■ About this task
Return each of the entries below word for word.

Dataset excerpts
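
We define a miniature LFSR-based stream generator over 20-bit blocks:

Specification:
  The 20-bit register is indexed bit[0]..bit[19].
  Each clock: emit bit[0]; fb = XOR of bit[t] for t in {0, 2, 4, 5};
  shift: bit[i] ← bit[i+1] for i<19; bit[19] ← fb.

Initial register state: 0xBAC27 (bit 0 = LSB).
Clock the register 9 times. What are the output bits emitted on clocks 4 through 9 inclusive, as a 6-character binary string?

reg_0 = 0xBAC27
clock 1: out=1, reg = 0xDD613
clock 2: out=1, reg = 0x6EB09
clock 3: out=1, reg = 0xB7584
clock 4: out=0, reg = 0xDBAC2
clock 5: out=0, reg = 0x6DD61
clock 6: out=1, reg = 0x36EB0
clock 7: out=0, reg = 0x1B758
clock 8: out=0, reg = 0x8DBAC
clock 9: out=0, reg = 0x46DD6

001000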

■ Response
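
We define a miniature LFSR-based stream generator over 20-bit blocks:

Specification:
  The 20-bit register is indexed bit[0]..bit[19].
  Each clock: emit bit[0]; fb = XOR of bit[t] for t in {0, 2, 4, 5};
  shift: bit[i] ← bit[i+1] for i<19; bit[19] ← fb.

Initial register state: 0xBAC27 (bit 0 = LSB).
Clock the register 9 times. What are the output bits emitted on clocks 4 through 9 inclusive, as a 6-character binary string?

reg_0 = 0xBAC27
clock 1: out=1, reg = 0xDD613
clock 2: out=1, reg = 0x6EB09
clock 3: out=1, reg = 0xB7584
clock 4: out=0, reg = 0xDBAC2
clock 5: out=0, reg = 0x6DD61
clock 6: out=1, reg = 0x36EB0
clock 7: out=0, reg = 0x1B758
clock 8: out=0, reg = 0x8DBAC
clock 9: out=0, reg = 0x46DD6

001000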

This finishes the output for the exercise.